> **Task**:
An identical copy of all the records is what the answer must contain.

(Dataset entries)
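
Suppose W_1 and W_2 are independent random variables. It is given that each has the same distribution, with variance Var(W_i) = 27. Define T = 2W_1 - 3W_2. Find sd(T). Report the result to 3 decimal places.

By independence, Var(T) = (2)²Var(W_1) + (-3)²Var(W_2)
= (2)²·27 + (-3)²·27 = 351
sd(T) = √351 ≈ 18.735

18.735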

> **Response to this exercise**:
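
Suppose W_1 and W_2 are independent random variables. It is given that each has the same distribution, with variance Var(W_i) = 27. Define T = 2W_1 - 3W_2. Find sd(T). Report the result to 3 decimal places.

By independence, Var(T) = (2)²Var(W_1) + (-3)²Var(W_2)
= (2)²·27 + (-3)²·27 = 351
sd(T) = √351 ≈ 18.735

18.735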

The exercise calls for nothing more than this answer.